WHAT THE EXERCISE ASKS
The data must be returned in full, with no character altered.
=== Section Start ===
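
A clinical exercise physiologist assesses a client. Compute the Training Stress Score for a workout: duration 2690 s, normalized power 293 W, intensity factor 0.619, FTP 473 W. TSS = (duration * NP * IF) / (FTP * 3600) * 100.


Product = 2690 * 293 * 0.619 = 487877.23
Base = 473 * 3600 = 1702800
TSS = 487877.23 / 1702800 * 100 = 28.65

28.65 TSS


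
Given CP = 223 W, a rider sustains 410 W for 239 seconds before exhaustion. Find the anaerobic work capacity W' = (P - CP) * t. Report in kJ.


Excess power = 410 - 223 = 187 W
Work above CP = 187 * 239 = 44693 J
W' = 44.693 kJ

44.693 kJ


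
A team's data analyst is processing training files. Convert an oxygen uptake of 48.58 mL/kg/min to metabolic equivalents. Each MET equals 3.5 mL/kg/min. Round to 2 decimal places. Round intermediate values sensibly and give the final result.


One MET = 3.5 mL/kg/min
Number of METs = 48.58 / 3.5
= 13.88 METs

13.88 METs


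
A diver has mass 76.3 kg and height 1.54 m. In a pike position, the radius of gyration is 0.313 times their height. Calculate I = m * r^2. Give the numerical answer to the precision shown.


r = 0.313 * 1.54 = 0.48202 m
I = m * r^2 = 76.3 * 0.232343 = 17.728 kg*m^2

17.728 kg*m^2


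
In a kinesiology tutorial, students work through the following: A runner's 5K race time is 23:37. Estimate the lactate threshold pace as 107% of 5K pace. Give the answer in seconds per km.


Total race time = 23*60 + 37 = 1417 seconds
5K pace = 1417 / 5 = 283.4 sec/km
LT pace = 283.4 * 1.07 = 303.24 sec/km

303.24 s/km


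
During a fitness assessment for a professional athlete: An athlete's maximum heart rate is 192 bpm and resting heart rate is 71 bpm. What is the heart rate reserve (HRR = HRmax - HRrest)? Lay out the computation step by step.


HRR = HRmax - HRrest
= 192 - 71
= 121 bpm

121 bpm


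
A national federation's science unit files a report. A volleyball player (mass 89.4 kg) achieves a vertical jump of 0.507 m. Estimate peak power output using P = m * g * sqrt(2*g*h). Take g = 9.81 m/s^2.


2 * g * h = 2 * 9.81 * 0.507 = 9.94734
sqrt(9.94734) = 3.15394 m/s
P = 89.4 * 9.81 * 3.15394 = 2766.05 W

2766.05 W


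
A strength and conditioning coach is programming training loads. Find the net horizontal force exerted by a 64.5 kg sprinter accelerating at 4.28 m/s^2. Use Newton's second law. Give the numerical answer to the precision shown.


Newton's second law: F = m * a
F = 64.5 * 4.28 = 276.06 N

276.06 N


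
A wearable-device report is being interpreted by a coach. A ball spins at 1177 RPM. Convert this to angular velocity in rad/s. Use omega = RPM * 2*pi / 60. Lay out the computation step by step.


omega = 1177 * 2 * pi / 60
= 1177 * 6.28318531 / 60
= 7395.309 / 60
= 123.255 rad/s

123.255 rad/s


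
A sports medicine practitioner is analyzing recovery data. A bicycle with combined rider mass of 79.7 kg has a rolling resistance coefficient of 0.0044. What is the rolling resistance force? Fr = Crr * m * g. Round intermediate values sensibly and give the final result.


Fr = 0.0044 * 79.7 * 9.81
= 0.35068 * 9.81
= 3.44 N

3.44 N


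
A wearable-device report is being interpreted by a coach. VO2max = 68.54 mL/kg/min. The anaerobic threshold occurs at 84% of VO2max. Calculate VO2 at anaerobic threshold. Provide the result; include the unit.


AT fraction = 84 / 100 = 0.84
AT VO2 = 68.54 * 0.84
= 57.57 mL/kg/min

57.57 mL/kg/min


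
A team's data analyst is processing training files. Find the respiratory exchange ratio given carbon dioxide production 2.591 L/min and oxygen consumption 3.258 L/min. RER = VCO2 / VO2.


VCO2 = 2.591 L/min
VO2 = 3.258 L/min
RER = 2.591 / 3.258 = 0.7953

0.7953


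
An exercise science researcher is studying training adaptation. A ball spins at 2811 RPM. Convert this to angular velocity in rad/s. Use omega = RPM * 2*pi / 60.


omega = 2811 * 2 * pi / 60
= 2811 * 6.28318531 / 60
= 17662.034 / 60
= 294.367 rad/s

294.367 rad/s


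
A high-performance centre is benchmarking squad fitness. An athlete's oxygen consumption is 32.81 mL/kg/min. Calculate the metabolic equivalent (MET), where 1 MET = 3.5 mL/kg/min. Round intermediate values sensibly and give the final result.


MET = VO2 / 3.5
= 32.81 / 3.5
= 9.37 METs

9.37 METs


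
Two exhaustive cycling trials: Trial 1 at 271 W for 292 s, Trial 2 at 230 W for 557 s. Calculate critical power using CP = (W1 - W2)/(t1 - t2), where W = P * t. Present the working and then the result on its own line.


W1 = 271 * 292 = 79132 J
W2 = 230 * 557 = 128110 J
CP = (79132 - 128110) / (292 - 557)
= -48978 / -265
= 184.82 W

184.82 W


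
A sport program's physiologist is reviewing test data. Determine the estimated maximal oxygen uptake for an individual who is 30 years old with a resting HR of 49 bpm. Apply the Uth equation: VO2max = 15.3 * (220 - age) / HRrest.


HRmax = 220 - 30 = 190
VO2max = 15.3 * (190 / 49)
= 15.3 * 3.8776
= 59.33 mL/kg/min

59.33 mL/kg/min


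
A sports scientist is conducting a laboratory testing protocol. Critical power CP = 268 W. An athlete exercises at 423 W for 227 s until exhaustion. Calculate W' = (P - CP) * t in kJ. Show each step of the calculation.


P - CP = 423 - 268 = 155 W
W' = 155 * 227 = 35185 J
= 35185 / 1000 = 35.185 kJ

35.185 kJ


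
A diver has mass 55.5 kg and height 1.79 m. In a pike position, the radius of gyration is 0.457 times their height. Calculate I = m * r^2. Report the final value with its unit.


r = 0.457 * 1.79 = 0.81803 m
I = m * r^2 = 55.5 * 0.669173 = 37.139 kg*m^2

37.139 kg*m^2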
=== Section End ===
PROBLEM SOLUTION
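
A clinical exercise physiologist assesses a client. Compute the Training Stress Score for a workout: duration 2690 s, normalized power 293 W, intensity factor 0.619, FTP 473 W. TSS = (duration * NP * IF) / (FTP * 3600) * 100.


Product = 2690 * 293 * 0.619 = 487877.23
Base = 473 * 3600 = 1702800
TSS = 487877.23 / 1702800 * 100 = 28.65

28.65 TSS


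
Given CP = 223 W, a rider sustains 410 W for 239 seconds before exhaustion. Find the anaerobic work capacity W' = (P - CP) * t. Report in kJ.


Excess power = 410 - 223 = 187 W
Work above CP = 187 * 239 = 44693 J
W' = 44.693 kJ

44.693 kJ


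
A team's data analyst is processing training files. Convert an oxygen uptake of 48.58 mL/kg/min to metabolic equivalents. Each MET equals 3.5 mL/kg/min. Round to 2 decimal places. Round intermediate values sensibly and give the final result.


One MET = 3.5 mL/kg/min
Number of METs = 48.58 / 3.5
= 13.88 METs

13.88 METs


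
A diver has mass 76.3 kg and height 1.54 m. In a pike position, the radius of gyration is 0.313 times their height. Calculate I = m * r^2. Give the numerical answer to the precision shown.


r = 0.313 * 1.54 = 0.48202 m
I = m * r^2 = 76.3 * 0.232343 = 17.728 kg*m^2

17.728 kg*m^2


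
In a kinesiology tutorial, students work through the following: A runner's 5K race time is 23:37. Estimate the lactate threshold pace as 107% of 5K pace. Give the answer in seconds per km.


Total race time = 23*60 + 37 = 1417 seconds
5K pace = 1417 / 5 = 283.4 sec/km
LT pace = 283.4 * 1.07 = 303.24 sec/km

303.24 s/km


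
During a fitness assessment for a professional athlete: An athlete's maximum heart rate is 192 bpm and resting heart rate is 71 bpm. What is the heart rate reserve (HRR = HRmax - HRrest)? Lay out the computation step by step.


HRR = HRmax - HRrest
= 192 - 71
= 121 bpm

121 bpm


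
A national federation's science unit files a report. A volleyball player (mass 89.4 kg) achieves a vertical jump of 0.507 m. Estimate peak power output using P = m * g * sqrt(2*g*h). Take g = 9.81 m/s^2.


2 * g * h = 2 * 9.81 * 0.507 = 9.94734
sqrt(9.94734) = 3.15394 m/s
P = 89.4 * 9.81 * 3.15394 = 2766.05 W

2766.05 W


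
A strength and conditioning coach is programming training loads. Find the net horizontal force exerted by a 64.5 kg sprinter accelerating at 4.28 m/s^2. Use Newton's second law. Give the numerical answer to the precision shown.


Newton's second law: F = m * a
F = 64.5 * 4.28 = 276.06 N

276.06 N


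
A wearable-device report is being interpreted by a coach. A ball spins at 1177 RPM. Convert this to angular velocity in rad/s. Use omega = RPM * 2*pi / 60. Lay out the computation step by step.


omega = 1177 * 2 * pi / 60
= 1177 * 6.28318531 / 60
= 7395.309 / 60
= 123.255 rad/s

123.255 rad/s


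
A sports medicine practitioner is analyzing recovery data. A bicycle with combined rider mass of 79.7 kg has a rolling resistance coefficient of 0.0044. What is the rolling resistance force? Fr = Crr * m * g. Round intermediate values sensibly and give the final result.


Fr = 0.0044 * 79.7 * 9.81
= 0.35068 * 9.81
= 3.44 N

3.44 N


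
A wearable-device report is being interpreted by a coach. VO2max = 68.54 mL/kg/min. The anaerobic threshold occurs at 84% of VO2max. Calculate VO2 at anaerobic threshold. Provide the result; include the unit.


AT fraction = 84 / 100 = 0.84
AT VO2 = 68.54 * 0.84
= 57.57 mL/kg/min

57.57 mL/kg/min


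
A team's data analyst is processing training files. Find the respiratory exchange ratio given carbon dioxide production 2.591 L/min and oxygen consumption 3.258 L/min. RER = VCO2 / VO2.


VCO2 = 2.591 L/min
VO2 = 3.258 L/min
RER = 2.591 / 3.258 = 0.7953

0.7953


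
An exercise science researcher is studying training adaptation. A ball spins at 2811 RPM. Convert this to angular velocity in rad/s. Use omega = RPM * 2*pi / 60.


omega = 2811 * 2 * pi / 60
= 2811 * 6.28318531 / 60
= 17662.034 / 60
= 294.367 rad/s

294.367 rad/s


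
A high-performance centre is benchmarking squad fitness. An athlete's oxygen consumption is 32.81 mL/kg/min. Calculate the metabolic equivalent (MET), where 1 MET = 3.5 mL/kg/min. Round intermediate values sensibly and give the final result.


MET = VO2 / 3.5
= 32.81 / 3.5
= 9.37 METs

9.37 METs


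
Two exhaustive cycling trials: Trial 1 at 271 W for 292 s, Trial 2 at 230 W for 557 s. Calculate critical power using CP = (W1 - W2)/(t1 - t2), where W = P * t. Present the working and then the result on its own line.


W1 = 271 * 292 = 79132 J
W2 = 230 * 557 = 128110 J
CP = (79132 - 128110) / (292 - 557)
= -48978 / -265
= 184.82 W

184.82 W


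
A sport program's physiologist is reviewing test data. Determine the estimated maximal oxygen uptake for an individual who is 30 years old with a resting HR of 49 bpm. Apply the Uth equation: VO2max = 15.3 * (220 - age) / HRrest.


HRmax = 220 - 30 = 190
VO2max = 15.3 * (190 / 49)
= 15.3 * 3.8776
= 59.33 mL/kg/min

59.33 mL/kg/min


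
A sports scientist is conducting a laboratory testing protocol. Critical power CP = 268 W. An athlete exercises at 423 W for 227 s until exhaustion. Calculate W' = (P - CP) * t in kJ. Show each step of the calculation.


P - CP = 423 - 268 = 155 W
W' = 155 * 227 = 35185 J
= 35185 / 1000 = 35.185 kJ

35.185 kJ


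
A diver has mass 55.5 kg and height 1.79 m. In a pike position, the radius of gyration is 0.457 times their height. Calculate I = m * r^2. Report the final value with its unit.


r = 0.457 * 1.79 = 0.81803 m
I = m * r^2 = 55.5 * 0.669173 = 37.139 kg*m^2

37.139 kg*m^2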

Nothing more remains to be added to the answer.